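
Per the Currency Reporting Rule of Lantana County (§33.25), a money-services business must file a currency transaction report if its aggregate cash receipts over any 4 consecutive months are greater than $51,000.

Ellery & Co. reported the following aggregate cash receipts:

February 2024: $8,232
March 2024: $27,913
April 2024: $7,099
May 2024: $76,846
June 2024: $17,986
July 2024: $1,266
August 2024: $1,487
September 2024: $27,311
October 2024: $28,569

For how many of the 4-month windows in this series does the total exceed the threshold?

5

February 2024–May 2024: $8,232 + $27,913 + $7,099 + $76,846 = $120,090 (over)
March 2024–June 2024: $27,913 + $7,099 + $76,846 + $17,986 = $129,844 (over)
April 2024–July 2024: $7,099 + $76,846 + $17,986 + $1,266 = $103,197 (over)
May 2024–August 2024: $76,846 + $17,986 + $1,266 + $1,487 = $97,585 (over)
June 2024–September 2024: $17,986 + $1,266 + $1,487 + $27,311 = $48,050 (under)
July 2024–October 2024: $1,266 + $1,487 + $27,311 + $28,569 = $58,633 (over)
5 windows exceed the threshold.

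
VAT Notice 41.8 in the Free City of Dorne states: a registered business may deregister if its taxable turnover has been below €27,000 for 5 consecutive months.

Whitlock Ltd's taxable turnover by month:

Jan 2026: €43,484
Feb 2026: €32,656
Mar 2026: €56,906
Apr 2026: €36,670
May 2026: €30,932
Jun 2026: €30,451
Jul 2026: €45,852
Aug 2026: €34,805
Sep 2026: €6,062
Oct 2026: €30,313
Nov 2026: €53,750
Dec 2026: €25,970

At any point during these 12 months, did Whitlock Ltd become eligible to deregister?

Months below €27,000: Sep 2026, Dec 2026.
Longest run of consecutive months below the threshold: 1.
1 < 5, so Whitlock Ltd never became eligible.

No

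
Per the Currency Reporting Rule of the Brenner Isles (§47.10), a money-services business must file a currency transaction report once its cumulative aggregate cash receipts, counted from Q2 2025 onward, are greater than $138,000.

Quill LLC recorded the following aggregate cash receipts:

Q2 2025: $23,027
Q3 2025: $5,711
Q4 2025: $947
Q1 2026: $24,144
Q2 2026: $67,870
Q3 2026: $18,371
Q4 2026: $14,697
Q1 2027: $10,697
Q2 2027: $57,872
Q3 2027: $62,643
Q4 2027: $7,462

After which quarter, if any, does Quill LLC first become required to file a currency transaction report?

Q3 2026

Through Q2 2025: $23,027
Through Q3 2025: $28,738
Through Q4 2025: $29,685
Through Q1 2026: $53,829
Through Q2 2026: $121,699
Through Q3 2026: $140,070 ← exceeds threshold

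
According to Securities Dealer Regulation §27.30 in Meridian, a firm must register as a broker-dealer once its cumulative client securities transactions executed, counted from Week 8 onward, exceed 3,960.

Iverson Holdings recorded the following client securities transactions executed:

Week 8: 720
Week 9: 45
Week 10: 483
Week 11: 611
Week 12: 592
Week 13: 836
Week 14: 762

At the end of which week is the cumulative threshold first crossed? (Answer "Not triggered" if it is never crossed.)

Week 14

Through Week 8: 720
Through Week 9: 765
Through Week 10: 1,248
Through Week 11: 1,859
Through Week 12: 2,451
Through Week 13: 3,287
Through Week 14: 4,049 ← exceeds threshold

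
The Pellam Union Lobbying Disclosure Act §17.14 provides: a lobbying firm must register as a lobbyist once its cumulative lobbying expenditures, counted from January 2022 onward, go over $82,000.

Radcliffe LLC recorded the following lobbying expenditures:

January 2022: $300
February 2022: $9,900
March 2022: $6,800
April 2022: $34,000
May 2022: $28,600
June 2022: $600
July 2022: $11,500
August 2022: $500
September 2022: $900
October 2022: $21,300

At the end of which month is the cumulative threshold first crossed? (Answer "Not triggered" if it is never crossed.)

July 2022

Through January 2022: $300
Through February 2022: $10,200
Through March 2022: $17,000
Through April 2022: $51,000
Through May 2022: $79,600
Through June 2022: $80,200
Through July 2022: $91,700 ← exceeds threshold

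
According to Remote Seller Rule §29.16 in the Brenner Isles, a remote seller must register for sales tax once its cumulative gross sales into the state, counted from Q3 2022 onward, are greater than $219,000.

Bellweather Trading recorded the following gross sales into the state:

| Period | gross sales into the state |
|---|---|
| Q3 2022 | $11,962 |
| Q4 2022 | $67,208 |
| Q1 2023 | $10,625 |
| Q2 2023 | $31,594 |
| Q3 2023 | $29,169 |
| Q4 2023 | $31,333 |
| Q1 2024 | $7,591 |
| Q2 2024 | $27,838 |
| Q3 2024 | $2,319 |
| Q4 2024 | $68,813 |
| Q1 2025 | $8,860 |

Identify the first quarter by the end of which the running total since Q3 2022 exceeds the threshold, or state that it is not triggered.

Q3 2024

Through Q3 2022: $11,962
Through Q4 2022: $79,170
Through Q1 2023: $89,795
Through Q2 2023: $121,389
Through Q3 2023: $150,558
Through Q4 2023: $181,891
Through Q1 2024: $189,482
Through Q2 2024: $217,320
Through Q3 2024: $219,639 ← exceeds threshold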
==================================================
Task brief: Copy the lines above exactly, beginning at the line that has "Q4 2027: $7,462" and stopping after the line that has "October 2022: $21,300", and omit the rest.

Output for this task:
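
Q4 2027: $7,462

After which quarter, if any, does Quill LLC first become required to file a currency transaction report?

Q3 2026

Through Q2 2025: $23,027
Through Q3 2025: $28,738
Through Q4 2025: $29,685
Through Q1 2026: $53,829
Through Q2 2026: $121,699
Through Q3 2026: $140,070 ← exceeds threshold

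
According to Securities Dealer Regulation §27.30 in Meridian, a firm must register as a broker-dealer once its cumulative client securities transactions executed, counted from Week 8 onward, exceed 3,960.

Iverson Holdings recorded the following client securities transactions executed:

Week 8: 720
Week 9: 45
Week 10: 483
Week 11: 611
Week 12: 592
Week 13: 836
Week 14: 762

At the end of which week is the cumulative threshold first crossed? (Answer "Not triggered" if it is never crossed.)

Week 14

Through Week 8: 720
Through Week 9: 765
Through Week 10: 1,248
Through Week 11: 1,859
Through Week 12: 2,451
Through Week 13: 3,287
Through Week 14: 4,049 ← exceeds threshold

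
The Pellam Union Lobbying Disclosure Act §17.14 provides: a lobbying firm must register as a lobbyist once its cumulative lobbying expenditures, counted from January 2022 onward, go over $82,000.

Radcliffe LLC recorded the following lobbying expenditures:

January 2022: $300
February 2022: $9,900
March 2022: $6,800
April 2022: $34,000
May 2022: $28,600
June 2022: $600
July 2022: $11,500
August 2022: $500
September 2022: $900
October 2022: $21,300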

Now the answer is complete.